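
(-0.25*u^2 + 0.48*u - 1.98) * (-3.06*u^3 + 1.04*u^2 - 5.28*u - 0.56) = 0.765*u^5 - 1.7288*u^4 + 7.878*u^3 - 4.4536*u^2 + 10.1856*u + 1.1088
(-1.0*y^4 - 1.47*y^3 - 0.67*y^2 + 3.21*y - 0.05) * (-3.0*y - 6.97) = 3.0*y^5 + 11.38*y^4 + 12.2559*y^3 - 4.9601*y^2 - 22.2237*y + 0.3485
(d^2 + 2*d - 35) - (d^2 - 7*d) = 9*d - 35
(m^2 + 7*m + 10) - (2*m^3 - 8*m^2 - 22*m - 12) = -2*m^3 + 9*m^2 + 29*m + 22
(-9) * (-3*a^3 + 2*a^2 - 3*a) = 27*a^3 - 18*a^2 + 27*a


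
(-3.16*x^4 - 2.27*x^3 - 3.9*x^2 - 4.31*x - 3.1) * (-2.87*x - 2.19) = 9.0692*x^5 + 13.4353*x^4 + 16.1643*x^3 + 20.9107*x^2 + 18.3359*x + 6.789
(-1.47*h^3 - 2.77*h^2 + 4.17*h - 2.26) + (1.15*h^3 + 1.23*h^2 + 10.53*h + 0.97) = -0.32*h^3 - 1.54*h^2 + 14.7*h - 1.29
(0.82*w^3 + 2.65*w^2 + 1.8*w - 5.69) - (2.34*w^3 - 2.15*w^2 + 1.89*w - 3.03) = -1.52*w^3 + 4.8*w^2 - 0.0899999999999999*w - 2.66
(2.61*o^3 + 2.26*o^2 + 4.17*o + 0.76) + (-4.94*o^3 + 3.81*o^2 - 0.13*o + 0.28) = -2.33*o^3 + 6.07*o^2 + 4.04*o + 1.04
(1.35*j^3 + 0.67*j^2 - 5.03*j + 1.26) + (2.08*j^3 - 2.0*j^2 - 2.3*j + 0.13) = 3.43*j^3 - 1.33*j^2 - 7.33*j + 1.39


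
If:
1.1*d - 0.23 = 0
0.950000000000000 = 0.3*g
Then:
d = 0.21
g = 3.17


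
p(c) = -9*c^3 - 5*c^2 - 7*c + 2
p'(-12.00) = -3775.00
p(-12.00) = 14918.00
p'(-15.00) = -5932.00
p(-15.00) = 29357.00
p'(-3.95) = -388.77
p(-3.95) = 506.31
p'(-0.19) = -6.07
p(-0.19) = 3.21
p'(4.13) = -508.84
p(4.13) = -746.20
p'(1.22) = -59.39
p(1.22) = -30.32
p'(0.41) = -15.64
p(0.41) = -2.33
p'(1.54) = -86.43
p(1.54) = -53.51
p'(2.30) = -172.83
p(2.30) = -150.05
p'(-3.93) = -384.71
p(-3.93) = 498.57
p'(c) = -27*c^2 - 10*c - 7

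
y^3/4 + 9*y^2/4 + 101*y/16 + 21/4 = (y/4 + 1)*(y + 3/2)*(y + 7/2)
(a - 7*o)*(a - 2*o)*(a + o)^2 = a^4 - 7*a^3*o - 3*a^2*o^2 + 19*a*o^3 + 14*o^4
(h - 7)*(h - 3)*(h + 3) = h^3 - 7*h^2 - 9*h + 63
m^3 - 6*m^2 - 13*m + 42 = (m - 7)*(m - 2)*(m + 3)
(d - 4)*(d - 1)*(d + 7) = d^3 + 2*d^2 - 31*d + 28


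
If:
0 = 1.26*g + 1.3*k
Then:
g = -1.03174603174603*k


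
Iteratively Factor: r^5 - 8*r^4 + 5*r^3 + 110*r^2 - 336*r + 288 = (r - 2)*(r^4 - 6*r^3 - 7*r^2 + 96*r - 144) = (r - 3)*(r - 2)*(r^3 - 3*r^2 - 16*r + 48) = (r - 4)*(r - 3)*(r - 2)*(r^2 + r - 12) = (r - 4)*(r - 3)^2*(r - 2)*(r + 4)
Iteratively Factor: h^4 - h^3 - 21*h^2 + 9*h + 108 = (h - 3)*(h^3 + 2*h^2 - 15*h - 36) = (h - 3)*(h + 3)*(h^2 - h - 12) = (h - 4)*(h - 3)*(h + 3)*(h + 3)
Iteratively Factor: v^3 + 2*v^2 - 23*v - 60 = (v - 5)*(v^2 + 7*v + 12) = (v - 5)*(v + 3)*(v + 4)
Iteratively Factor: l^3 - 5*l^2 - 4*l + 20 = (l - 5)*(l^2 - 4) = (l - 5)*(l + 2)*(l - 2)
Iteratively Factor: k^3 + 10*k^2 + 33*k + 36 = (k + 4)*(k^2 + 6*k + 9) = (k + 3)*(k + 4)*(k + 3)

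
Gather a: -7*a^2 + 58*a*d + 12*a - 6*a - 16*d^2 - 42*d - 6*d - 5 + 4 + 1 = -7*a^2 + a*(58*d + 6) - 16*d^2 - 48*d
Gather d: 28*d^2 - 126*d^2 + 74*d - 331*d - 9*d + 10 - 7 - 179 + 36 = -98*d^2 - 266*d - 140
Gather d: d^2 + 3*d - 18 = d^2 + 3*d - 18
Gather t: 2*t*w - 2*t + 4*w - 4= t*(2*w - 2) + 4*w - 4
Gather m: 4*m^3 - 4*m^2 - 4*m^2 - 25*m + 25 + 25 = 4*m^3 - 8*m^2 - 25*m + 50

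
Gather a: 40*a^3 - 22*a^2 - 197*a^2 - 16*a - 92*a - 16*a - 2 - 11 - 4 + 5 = 40*a^3 - 219*a^2 - 124*a - 12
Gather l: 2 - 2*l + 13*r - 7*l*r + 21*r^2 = l*(-7*r - 2) + 21*r^2 + 13*r + 2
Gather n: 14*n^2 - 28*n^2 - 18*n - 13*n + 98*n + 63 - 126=-14*n^2 + 67*n - 63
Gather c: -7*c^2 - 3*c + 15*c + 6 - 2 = -7*c^2 + 12*c + 4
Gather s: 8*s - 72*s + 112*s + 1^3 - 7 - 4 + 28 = 48*s + 18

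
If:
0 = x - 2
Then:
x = 2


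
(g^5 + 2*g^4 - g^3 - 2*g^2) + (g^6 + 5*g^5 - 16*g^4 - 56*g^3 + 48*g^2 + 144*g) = g^6 + 6*g^5 - 14*g^4 - 57*g^3 + 46*g^2 + 144*g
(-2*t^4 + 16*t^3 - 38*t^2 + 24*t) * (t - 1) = -2*t^5 + 18*t^4 - 54*t^3 + 62*t^2 - 24*t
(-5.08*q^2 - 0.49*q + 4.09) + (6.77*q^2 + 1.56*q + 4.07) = 1.69*q^2 + 1.07*q + 8.16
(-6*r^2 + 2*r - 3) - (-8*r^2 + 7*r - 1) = 2*r^2 - 5*r - 2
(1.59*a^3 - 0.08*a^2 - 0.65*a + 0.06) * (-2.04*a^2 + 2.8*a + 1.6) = -3.2436*a^5 + 4.6152*a^4 + 3.646*a^3 - 2.0704*a^2 - 0.872*a + 0.096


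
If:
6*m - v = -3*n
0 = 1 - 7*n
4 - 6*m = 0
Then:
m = 2/3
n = 1/7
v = 31/7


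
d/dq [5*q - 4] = 5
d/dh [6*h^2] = 12*h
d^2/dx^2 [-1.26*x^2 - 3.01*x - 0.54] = -2.52000000000000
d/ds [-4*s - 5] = -4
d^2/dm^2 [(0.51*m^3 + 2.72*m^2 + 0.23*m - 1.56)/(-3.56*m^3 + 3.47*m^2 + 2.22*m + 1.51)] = (1.4210854715202e-14*m^7 - 81.5446479999999*m^6 - 41.67336*m^5 + 92.4183119999998*m^4 - 479.988984*m^3 + 99.146388*m^2 + 122.67312*m - 11.832988)/(45.118016*m^9 - 131.932176*m^8 + 44.190636*m^7 + 65.351293*m^6 + 84.36291*m^5 - 34.246929*m^4 - 56.382384*m^3 - 46.061493*m^2 - 15.185466*m - 3.442951)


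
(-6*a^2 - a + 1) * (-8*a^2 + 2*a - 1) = 48*a^4 - 4*a^3 - 4*a^2 + 3*a - 1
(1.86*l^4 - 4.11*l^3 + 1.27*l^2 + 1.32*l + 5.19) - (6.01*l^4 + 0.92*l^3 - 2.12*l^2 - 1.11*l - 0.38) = -4.15*l^4 - 5.03*l^3 + 3.39*l^2 + 2.43*l + 5.57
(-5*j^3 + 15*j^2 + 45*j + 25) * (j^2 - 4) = -5*j^5 + 15*j^4 + 65*j^3 - 35*j^2 - 180*j - 100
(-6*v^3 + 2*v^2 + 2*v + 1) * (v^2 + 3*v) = -6*v^5 - 16*v^4 + 8*v^3 + 7*v^2 + 3*v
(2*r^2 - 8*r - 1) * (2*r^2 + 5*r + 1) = 4*r^4 - 6*r^3 - 40*r^2 - 13*r - 1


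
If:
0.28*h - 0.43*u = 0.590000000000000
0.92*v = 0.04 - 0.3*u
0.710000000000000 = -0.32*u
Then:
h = -1.30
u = -2.22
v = 0.77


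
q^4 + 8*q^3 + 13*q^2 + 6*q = q*(q + 1)^2*(q + 6)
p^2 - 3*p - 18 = (p - 6)*(p + 3)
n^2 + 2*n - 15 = (n - 3)*(n + 5)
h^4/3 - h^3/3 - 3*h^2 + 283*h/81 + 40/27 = (h/3 + 1)*(h - 8/3)*(h - 5/3)*(h + 1/3)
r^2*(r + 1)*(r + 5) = r^4 + 6*r^3 + 5*r^2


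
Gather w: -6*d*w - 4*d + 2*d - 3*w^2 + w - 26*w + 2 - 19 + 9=-2*d - 3*w^2 + w*(-6*d - 25) - 8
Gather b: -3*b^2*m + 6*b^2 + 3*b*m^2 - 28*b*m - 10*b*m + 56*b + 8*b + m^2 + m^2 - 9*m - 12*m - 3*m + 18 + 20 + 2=b^2*(6 - 3*m) + b*(3*m^2 - 38*m + 64) + 2*m^2 - 24*m + 40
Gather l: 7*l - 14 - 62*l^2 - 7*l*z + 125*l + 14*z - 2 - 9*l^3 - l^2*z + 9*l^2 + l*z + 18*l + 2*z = -9*l^3 + l^2*(-z - 53) + l*(150 - 6*z) + 16*z - 16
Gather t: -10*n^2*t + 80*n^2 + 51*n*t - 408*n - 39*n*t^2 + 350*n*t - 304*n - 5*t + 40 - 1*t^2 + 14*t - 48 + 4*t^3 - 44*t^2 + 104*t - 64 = 80*n^2 - 712*n + 4*t^3 + t^2*(-39*n - 45) + t*(-10*n^2 + 401*n + 113) - 72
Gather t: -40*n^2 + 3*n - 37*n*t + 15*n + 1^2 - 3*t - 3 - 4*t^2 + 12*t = -40*n^2 + 18*n - 4*t^2 + t*(9 - 37*n) - 2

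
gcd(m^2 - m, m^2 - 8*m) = m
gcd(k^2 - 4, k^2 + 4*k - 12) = k - 2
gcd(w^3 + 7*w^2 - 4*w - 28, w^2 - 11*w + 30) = 1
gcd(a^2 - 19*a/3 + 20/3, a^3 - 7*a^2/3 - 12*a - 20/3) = a - 5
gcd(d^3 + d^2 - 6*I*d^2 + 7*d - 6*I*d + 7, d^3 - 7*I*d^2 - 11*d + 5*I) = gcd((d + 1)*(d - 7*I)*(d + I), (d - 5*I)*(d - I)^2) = 1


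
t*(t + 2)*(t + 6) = t^3 + 8*t^2 + 12*t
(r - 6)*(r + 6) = r^2 - 36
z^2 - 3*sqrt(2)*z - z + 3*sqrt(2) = (z - 1)*(z - 3*sqrt(2))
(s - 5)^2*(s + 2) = s^3 - 8*s^2 + 5*s + 50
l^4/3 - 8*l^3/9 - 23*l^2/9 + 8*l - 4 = (l/3 + 1)*(l - 3)*(l - 2)*(l - 2/3)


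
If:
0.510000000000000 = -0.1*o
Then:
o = -5.10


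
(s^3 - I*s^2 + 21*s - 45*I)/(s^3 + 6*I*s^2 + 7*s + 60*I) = (s - 3*I)/(s + 4*I)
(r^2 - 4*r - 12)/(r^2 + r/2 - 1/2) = 2*(r^2 - 4*r - 12)/(2*r^2 + r - 1)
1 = 1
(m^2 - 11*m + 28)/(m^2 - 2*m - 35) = (m - 4)/(m + 5)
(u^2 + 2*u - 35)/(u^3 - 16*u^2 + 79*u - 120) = (u + 7)/(u^2 - 11*u + 24)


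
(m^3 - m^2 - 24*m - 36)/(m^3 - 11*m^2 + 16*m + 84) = (m + 3)/(m - 7)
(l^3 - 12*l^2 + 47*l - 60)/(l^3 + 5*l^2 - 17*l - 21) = (l^2 - 9*l + 20)/(l^2 + 8*l + 7)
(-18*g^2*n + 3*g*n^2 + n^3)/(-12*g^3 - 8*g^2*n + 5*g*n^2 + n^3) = n*(3*g - n)/(2*g^2 + g*n - n^2)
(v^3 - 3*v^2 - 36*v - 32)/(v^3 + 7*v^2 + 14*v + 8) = (v - 8)/(v + 2)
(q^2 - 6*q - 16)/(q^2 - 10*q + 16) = (q + 2)/(q - 2)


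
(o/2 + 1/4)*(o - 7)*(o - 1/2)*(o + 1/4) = o^4/2 - 27*o^3/8 - o^2 + 27*o/32 + 7/32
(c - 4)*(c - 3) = c^2 - 7*c + 12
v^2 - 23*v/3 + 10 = (v - 6)*(v - 5/3)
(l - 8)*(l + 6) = l^2 - 2*l - 48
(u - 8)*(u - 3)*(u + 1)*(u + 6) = u^4 - 4*u^3 - 47*u^2 + 102*u + 144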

__________

**What you need to do**
In the entries above, find each line that has the word "Factor". Copy it.

**The completed task**
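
Iteratively Factor: r^5 - 8*r^4 + 5*r^3 + 110*r^2 - 336*r + 288 = (r - 2)*(r^4 - 6*r^3 - 7*r^2 + 96*r - 144) = (r - 3)*(r - 2)*(r^3 - 3*r^2 - 16*r + 48) = (r - 4)*(r - 3)*(r - 2)*(r^2 + r - 12) = (r - 4)*(r - 3)^2*(r - 2)*(r + 4)
Iteratively Factor: h^4 - h^3 - 21*h^2 + 9*h + 108 = (h - 3)*(h^3 + 2*h^2 - 15*h - 36) = (h - 3)*(h + 3)*(h^2 - h - 12) = (h - 4)*(h - 3)*(h + 3)*(h + 3)
Iteratively Factor: v^3 + 2*v^2 - 23*v - 60 = (v - 5)*(v^2 + 7*v + 12) = (v - 5)*(v + 3)*(v + 4)
Iteratively Factor: l^3 - 5*l^2 - 4*l + 20 = (l - 5)*(l^2 - 4) = (l - 5)*(l + 2)*(l - 2)
Iteratively Factor: k^3 + 10*k^2 + 33*k + 36 = (k + 4)*(k^2 + 6*k + 9) = (k + 3)*(k + 4)*(k + 3)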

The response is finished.